**WHAT YOU WILL DO**. Every entry must be transcribed exactly as written.

**DATASET RECORDS**.
•••

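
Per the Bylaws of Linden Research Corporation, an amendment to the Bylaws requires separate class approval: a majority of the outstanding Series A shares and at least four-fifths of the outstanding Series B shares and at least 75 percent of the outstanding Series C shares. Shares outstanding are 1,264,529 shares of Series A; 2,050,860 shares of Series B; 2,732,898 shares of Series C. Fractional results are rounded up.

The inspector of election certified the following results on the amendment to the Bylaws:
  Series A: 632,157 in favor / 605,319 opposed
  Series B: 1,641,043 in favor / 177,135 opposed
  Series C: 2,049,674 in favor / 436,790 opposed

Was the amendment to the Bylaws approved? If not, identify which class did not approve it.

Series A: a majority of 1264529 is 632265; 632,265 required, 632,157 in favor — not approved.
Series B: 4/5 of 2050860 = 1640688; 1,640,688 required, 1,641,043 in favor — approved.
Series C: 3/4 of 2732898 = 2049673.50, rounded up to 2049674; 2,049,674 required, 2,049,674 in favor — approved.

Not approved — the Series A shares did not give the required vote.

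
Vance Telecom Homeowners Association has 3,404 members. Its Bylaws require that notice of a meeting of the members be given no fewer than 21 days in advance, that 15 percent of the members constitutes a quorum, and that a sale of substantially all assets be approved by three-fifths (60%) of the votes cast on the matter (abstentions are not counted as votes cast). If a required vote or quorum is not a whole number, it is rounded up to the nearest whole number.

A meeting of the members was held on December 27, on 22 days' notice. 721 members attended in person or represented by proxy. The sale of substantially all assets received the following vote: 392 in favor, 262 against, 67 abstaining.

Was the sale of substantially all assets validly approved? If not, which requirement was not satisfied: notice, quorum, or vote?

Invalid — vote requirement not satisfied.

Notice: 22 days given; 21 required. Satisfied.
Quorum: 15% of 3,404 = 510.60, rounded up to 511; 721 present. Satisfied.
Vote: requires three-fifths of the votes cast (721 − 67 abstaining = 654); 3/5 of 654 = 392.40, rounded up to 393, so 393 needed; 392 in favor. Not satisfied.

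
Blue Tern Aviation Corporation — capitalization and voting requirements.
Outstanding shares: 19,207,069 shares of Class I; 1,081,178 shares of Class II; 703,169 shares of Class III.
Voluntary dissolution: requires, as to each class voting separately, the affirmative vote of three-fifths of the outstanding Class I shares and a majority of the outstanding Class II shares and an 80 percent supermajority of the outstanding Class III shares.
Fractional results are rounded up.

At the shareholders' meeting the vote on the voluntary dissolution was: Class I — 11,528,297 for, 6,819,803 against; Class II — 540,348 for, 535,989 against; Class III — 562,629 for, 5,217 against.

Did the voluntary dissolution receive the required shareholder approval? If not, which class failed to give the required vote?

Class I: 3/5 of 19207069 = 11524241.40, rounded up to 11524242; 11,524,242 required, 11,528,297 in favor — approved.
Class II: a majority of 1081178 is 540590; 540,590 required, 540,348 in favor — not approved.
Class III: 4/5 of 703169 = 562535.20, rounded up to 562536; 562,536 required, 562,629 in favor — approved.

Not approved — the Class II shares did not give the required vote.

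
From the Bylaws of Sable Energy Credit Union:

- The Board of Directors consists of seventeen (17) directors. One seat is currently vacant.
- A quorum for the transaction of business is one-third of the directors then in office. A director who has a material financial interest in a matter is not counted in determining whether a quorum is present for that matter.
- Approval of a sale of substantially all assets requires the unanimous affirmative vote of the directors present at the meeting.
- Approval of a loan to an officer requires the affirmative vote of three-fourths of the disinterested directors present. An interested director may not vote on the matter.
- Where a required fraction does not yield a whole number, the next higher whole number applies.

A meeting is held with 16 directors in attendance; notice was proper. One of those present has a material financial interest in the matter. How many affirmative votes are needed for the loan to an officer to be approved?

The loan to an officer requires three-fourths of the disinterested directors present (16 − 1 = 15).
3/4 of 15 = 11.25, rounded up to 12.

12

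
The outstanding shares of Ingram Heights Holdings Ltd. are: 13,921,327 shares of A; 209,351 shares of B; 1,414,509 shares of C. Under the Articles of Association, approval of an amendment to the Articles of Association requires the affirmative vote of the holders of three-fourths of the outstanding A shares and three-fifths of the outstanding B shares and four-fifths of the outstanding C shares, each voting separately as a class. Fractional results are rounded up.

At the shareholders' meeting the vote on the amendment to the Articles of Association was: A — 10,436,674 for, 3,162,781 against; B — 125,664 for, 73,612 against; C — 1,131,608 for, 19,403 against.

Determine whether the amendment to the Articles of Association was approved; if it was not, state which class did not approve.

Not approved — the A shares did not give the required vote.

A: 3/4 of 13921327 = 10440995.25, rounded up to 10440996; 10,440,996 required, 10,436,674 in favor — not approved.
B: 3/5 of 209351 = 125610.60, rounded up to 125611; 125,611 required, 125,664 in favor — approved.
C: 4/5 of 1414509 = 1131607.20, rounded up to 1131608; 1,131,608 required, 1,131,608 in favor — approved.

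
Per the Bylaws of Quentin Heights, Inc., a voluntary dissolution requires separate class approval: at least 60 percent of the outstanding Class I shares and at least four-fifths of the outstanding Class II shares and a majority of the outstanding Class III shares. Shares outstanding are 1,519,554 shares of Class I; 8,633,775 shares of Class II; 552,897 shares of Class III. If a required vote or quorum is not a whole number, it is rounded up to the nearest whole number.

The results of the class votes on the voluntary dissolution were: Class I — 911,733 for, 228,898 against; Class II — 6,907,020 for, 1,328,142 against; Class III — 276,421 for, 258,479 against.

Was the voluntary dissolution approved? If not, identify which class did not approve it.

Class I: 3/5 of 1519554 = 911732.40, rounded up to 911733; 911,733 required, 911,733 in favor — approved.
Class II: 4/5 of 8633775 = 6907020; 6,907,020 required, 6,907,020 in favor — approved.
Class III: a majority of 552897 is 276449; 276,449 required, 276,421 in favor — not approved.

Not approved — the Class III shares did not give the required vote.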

•••

**ANSWER SPACE**.
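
Per the Bylaws of Linden Research Corporation, an amendment to the Bylaws requires separate class approval: a majority of the outstanding Series A shares and at least four-fifths of the outstanding Series B shares and at least 75 percent of the outstanding Series C shares. Shares outstanding are 1,264,529 shares of Series A; 2,050,860 shares of Series B; 2,732,898 shares of Series C. Fractional results are rounded up.

The inspector of election certified the following results on the amendment to the Bylaws:
  Series A: 632,157 in favor / 605,319 opposed
  Series B: 1,641,043 in favor / 177,135 opposed
  Series C: 2,049,674 in favor / 436,790 opposed

Was the amendment to the Bylaws approved? If not, identify which class did not approve it.

Series A: a majority of 1264529 is 632265; 632,265 required, 632,157 in favor — not approved.
Series B: 4/5 of 2050860 = 1640688; 1,640,688 required, 1,641,043 in favor — approved.
Series C: 3/4 of 2732898 = 2049673.50, rounded up to 2049674; 2,049,674 required, 2,049,674 in favor — approved.

Not approved — the Series A shares did not give the required vote.

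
Vance Telecom Homeowners Association has 3,404 members. Its Bylaws require that notice of a meeting of the members be given no fewer than 21 days in advance, that 15 percent of the members constitutes a quorum, and that a sale of substantially all assets be approved by three-fifths (60%) of the votes cast on the matter (abstentions are not counted as votes cast). If a required vote or quorum is not a whole number, it is rounded up to the nearest whole number.

A meeting of the members was held on December 27, on 22 days' notice. 721 members attended in person or represented by proxy. The sale of substantially all assets received the following vote: 392 in favor, 262 against, 67 abstaining.

Was the sale of substantially all assets validly approved? If not, which requirement was not satisfied: notice, quorum, or vote?

Invalid — vote requirement not satisfied.

Notice: 22 days given; 21 required. Satisfied.
Quorum: 15% of 3,404 = 510.60, rounded up to 511; 721 present. Satisfied.
Vote: requires three-fifths of the votes cast (721 − 67 abstaining = 654); 3/5 of 654 = 392.40, rounded up to 393, so 393 needed; 392 in favor. Not satisfied.

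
Blue Tern Aviation Corporation — capitalization and voting requirements.
Outstanding shares: 19,207,069 shares of Class I; 1,081,178 shares of Class II; 703,169 shares of Class III.
Voluntary dissolution: requires, as to each class voting separately, the affirmative vote of three-fifths of the outstanding Class I shares and a majority of the outstanding Class II shares and an 80 percent supermajority of the outstanding Class III shares.
Fractional results are rounded up.

At the shareholders' meeting the vote on the voluntary dissolution was: Class I — 11,528,297 for, 6,819,803 against; Class II — 540,348 for, 535,989 against; Class III — 562,629 for, 5,217 against.

Did the voluntary dissolution receive the required shareholder approval? If not, which class failed to give the required vote?

Class I: 3/5 of 19207069 = 11524241.40, rounded up to 11524242; 11,524,242 required, 11,528,297 in favor — approved.
Class II: a majority of 1081178 is 540590; 540,590 required, 540,348 in favor — not approved.
Class III: 4/5 of 703169 = 562535.20, rounded up to 562536; 562,536 required, 562,629 in favor — approved.

Not approved — the Class II shares did not give the required vote.

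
From the Bylaws of Sable Energy Credit Union:

- The Board of Directors consists of seventeen (17) directors. One seat is currently vacant.
- A quorum for the transaction of business is one-third of the directors then in office. A director who has a material financial interest in a matter is not counted in determining whether a quorum is present for that matter.
- Approval of a sale of substantially all assets requires the unanimous affirmative vote of the directors present at the meeting.
- Approval of a loan to an officer requires the affirmative vote of three-fourths of the disinterested directors present. An interested director may not vote on the matter.
- Where a required fraction does not yield a whole number, the next higher whole number applies.

A meeting is held with 16 directors in attendance; notice was proper. One of those present has a material financial interest in the matter. How many affirmative votes are needed for the loan to an officer to be approved?

The loan to an officer requires three-fourths of the disinterested directors present (16 − 1 = 15).
3/4 of 15 = 11.25, rounded up to 12.

12

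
The outstanding shares of Ingram Heights Holdings Ltd. are: 13,921,327 shares of A; 209,351 shares of B; 1,414,509 shares of C. Under the Articles of Association, approval of an amendment to the Articles of Association requires the affirmative vote of the holders of three-fourths of the outstanding A shares and three-fifths of the outstanding B shares and four-fifths of the outstanding C shares, each voting separately as a class. Fractional results are rounded up.

At the shareholders' meeting the vote on the amendment to the Articles of Association was: A — 10,436,674 for, 3,162,781 against; B — 125,664 for, 73,612 against; C — 1,131,608 for, 19,403 against.

Determine whether the amendment to the Articles of Association was approved; if it was not, state which class did not approve.

Not approved — the A shares did not give the required vote.

A: 3/4 of 13921327 = 10440995.25, rounded up to 10440996; 10,440,996 required, 10,436,674 in favor — not approved.
B: 3/5 of 209351 = 125610.60, rounded up to 125611; 125,611 required, 125,664 in favor — approved.
C: 4/5 of 1414509 = 1131607.20, rounded up to 1131608; 1,131,608 required, 1,131,608 in favor — approved.

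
Per the Bylaws of Quentin Heights, Inc., a voluntary dissolution requires separate class approval: at least 60 percent of the outstanding Class I shares and at least four-fifths of the outstanding Class II shares and a majority of the outstanding Class III shares. Shares outstanding are 1,519,554 shares of Class I; 8,633,775 shares of Class II; 552,897 shares of Class III. If a required vote or quorum is not a whole number, it is rounded up to the nearest whole number.

The results of the class votes on the voluntary dissolution were: Class I — 911,733 for, 228,898 against; Class II — 6,907,020 for, 1,328,142 against; Class III — 276,421 for, 258,479 against.

Was the voluntary dissolution approved? If not, identify which class did not approve it.

Class I: 3/5 of 1519554 = 911732.40, rounded up to 911733; 911,733 required, 911,733 in favor — approved.
Class II: 4/5 of 8633775 = 6907020; 6,907,020 required, 6,907,020 in favor — approved.
Class III: a majority of 552897 is 276449; 276,449 required, 276,421 in favor — not approved.

Not approved — the Class III shares did not give the required vote.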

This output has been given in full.